▶ **TASK DIRECTIONS**:
Report the count of lines below that include "Cold", without any other text.

▶ **INPUT FOR THIS TASK**:
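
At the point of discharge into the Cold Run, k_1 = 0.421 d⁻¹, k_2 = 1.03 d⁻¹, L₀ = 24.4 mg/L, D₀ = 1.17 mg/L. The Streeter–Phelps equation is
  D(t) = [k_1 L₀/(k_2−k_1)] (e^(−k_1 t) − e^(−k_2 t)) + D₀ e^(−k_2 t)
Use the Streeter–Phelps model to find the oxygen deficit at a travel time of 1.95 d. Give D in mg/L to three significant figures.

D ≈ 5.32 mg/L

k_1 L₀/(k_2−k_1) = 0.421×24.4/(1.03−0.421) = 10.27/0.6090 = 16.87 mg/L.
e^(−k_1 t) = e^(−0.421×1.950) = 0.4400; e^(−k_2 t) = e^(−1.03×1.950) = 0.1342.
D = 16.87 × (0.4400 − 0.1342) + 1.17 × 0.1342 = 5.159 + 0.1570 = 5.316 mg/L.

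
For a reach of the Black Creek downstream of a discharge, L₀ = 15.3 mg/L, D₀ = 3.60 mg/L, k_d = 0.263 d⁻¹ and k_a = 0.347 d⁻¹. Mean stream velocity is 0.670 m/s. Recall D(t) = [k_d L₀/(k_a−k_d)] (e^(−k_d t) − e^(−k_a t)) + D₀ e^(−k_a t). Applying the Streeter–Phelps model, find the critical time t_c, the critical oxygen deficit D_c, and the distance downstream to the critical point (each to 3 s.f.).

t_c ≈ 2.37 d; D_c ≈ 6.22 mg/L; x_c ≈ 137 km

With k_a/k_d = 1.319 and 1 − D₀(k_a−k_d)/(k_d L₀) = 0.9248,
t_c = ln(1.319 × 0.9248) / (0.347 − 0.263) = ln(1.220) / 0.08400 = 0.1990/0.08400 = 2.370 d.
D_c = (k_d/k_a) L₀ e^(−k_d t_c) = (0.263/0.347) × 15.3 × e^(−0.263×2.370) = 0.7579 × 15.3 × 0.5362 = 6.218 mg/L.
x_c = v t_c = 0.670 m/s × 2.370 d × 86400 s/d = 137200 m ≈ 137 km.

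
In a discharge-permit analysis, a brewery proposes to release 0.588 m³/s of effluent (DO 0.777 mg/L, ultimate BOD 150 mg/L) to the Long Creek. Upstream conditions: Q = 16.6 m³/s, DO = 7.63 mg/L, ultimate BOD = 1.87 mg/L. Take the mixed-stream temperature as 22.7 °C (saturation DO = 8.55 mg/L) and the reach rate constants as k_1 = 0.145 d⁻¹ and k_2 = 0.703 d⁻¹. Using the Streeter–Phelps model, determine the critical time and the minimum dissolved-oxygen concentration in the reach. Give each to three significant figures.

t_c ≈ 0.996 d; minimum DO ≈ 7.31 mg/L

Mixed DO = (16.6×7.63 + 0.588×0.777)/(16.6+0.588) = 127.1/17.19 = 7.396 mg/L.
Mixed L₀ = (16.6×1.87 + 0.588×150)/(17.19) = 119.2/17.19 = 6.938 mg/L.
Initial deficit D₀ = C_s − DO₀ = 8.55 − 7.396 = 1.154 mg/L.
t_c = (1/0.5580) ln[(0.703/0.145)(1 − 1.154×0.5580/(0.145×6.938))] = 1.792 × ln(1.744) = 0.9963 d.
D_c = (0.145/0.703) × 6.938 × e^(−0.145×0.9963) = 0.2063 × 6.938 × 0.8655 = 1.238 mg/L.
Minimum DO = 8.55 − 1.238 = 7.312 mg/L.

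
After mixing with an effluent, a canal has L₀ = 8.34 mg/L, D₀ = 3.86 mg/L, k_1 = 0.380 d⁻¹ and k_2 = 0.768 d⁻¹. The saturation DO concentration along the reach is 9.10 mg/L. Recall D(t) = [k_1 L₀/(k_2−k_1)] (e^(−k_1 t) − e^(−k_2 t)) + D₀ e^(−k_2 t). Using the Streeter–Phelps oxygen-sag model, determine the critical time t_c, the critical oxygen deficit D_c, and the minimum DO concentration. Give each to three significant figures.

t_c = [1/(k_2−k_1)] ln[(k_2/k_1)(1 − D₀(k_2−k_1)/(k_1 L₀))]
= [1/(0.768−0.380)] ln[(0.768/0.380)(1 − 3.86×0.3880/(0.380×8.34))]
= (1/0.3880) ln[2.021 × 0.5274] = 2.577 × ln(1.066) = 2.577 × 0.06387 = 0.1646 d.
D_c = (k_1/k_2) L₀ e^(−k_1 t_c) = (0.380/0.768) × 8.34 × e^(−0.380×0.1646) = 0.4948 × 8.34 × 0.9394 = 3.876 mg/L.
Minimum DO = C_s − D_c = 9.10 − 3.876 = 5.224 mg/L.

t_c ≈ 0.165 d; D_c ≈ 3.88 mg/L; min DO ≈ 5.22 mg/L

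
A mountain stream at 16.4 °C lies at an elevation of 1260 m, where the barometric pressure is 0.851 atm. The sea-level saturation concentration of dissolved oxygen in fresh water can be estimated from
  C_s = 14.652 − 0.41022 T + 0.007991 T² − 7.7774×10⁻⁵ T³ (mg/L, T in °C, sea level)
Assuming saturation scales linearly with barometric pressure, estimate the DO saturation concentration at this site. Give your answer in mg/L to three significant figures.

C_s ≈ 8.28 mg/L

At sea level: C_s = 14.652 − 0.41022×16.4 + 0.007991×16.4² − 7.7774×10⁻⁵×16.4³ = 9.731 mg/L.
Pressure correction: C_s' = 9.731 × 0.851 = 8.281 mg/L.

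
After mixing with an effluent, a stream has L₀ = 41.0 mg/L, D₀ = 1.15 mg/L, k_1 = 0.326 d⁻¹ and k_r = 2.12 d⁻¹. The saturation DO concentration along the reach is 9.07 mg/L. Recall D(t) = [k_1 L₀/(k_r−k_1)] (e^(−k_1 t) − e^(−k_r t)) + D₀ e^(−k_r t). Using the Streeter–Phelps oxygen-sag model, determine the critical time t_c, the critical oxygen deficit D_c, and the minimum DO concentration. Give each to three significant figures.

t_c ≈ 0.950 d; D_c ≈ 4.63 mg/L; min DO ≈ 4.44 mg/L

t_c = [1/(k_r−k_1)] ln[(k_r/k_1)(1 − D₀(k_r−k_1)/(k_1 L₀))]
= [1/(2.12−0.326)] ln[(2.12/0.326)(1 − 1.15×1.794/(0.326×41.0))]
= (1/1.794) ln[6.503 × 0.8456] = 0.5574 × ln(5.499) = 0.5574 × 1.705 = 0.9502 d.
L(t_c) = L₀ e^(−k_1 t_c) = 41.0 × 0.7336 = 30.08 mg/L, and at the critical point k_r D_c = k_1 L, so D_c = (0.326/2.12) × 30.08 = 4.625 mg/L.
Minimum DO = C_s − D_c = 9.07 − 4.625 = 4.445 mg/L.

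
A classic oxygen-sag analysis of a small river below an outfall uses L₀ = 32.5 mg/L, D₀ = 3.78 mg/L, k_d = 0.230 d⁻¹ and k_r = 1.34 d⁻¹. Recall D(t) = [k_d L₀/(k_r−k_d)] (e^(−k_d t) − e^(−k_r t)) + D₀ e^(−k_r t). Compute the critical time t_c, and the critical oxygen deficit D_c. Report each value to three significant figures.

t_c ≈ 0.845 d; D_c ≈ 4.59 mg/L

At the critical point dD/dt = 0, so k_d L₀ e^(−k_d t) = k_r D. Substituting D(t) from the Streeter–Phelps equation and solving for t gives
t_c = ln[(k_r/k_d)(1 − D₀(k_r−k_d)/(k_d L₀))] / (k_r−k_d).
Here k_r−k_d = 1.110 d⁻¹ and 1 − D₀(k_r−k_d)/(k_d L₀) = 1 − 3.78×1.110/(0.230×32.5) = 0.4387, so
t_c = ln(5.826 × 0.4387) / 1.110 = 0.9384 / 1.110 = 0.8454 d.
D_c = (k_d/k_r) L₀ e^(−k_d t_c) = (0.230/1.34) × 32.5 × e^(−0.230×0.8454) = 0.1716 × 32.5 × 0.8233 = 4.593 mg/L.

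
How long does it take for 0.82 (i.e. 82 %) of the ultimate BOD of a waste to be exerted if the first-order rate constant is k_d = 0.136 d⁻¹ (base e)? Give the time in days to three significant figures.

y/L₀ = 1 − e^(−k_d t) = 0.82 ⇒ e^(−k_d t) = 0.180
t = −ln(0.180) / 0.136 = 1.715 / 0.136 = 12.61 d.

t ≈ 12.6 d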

* * *

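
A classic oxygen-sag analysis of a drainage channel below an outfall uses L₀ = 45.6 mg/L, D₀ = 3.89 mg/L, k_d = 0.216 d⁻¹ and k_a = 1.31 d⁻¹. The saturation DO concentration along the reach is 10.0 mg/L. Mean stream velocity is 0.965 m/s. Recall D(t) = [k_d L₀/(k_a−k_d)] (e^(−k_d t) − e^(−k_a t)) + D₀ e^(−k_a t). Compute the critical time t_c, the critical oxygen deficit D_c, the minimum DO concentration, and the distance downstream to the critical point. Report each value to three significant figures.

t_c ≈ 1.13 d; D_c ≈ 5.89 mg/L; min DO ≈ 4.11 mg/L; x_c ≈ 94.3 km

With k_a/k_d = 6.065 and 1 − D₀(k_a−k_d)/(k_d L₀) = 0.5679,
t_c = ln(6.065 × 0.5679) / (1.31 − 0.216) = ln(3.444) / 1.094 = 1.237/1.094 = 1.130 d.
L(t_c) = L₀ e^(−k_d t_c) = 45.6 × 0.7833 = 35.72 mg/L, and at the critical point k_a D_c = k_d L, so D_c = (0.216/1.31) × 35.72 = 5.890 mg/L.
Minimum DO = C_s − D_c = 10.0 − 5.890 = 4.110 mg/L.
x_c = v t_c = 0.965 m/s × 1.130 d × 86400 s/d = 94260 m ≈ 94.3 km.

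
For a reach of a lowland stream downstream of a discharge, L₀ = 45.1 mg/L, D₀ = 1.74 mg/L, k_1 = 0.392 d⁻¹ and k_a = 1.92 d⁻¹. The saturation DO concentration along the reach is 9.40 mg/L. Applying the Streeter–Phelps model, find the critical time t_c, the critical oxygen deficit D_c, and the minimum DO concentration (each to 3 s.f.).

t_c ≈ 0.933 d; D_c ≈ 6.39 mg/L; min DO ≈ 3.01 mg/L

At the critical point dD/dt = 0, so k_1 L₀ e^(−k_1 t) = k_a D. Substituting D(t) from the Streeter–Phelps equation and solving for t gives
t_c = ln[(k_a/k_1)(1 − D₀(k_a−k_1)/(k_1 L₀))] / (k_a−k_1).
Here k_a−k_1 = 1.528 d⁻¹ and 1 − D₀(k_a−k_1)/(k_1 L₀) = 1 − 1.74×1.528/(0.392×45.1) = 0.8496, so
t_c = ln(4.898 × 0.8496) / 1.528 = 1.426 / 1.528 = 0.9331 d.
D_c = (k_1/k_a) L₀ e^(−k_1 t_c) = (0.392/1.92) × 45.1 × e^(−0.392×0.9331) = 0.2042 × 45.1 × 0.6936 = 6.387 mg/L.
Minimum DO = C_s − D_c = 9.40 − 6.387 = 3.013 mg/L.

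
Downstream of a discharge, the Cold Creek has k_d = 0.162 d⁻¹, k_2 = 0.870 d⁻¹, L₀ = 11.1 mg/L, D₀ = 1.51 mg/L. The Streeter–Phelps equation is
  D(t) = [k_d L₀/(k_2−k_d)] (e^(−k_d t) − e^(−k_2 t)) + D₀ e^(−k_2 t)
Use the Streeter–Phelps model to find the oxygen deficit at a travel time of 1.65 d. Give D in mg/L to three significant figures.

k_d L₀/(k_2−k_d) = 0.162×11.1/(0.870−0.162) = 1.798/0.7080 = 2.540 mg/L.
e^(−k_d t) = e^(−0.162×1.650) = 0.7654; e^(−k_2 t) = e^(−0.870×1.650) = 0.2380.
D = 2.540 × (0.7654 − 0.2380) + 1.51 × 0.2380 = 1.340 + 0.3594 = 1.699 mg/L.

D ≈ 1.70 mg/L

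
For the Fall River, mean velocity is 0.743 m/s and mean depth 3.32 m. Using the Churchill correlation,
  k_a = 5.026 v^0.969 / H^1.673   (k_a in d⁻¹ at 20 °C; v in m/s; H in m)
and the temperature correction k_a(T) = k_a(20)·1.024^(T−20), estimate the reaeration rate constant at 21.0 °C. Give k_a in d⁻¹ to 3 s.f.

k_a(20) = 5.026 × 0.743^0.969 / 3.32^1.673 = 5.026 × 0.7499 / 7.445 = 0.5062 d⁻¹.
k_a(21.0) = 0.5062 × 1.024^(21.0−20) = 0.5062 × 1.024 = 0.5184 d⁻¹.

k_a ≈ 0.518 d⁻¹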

▶ **EXERCISE RESULT**:
2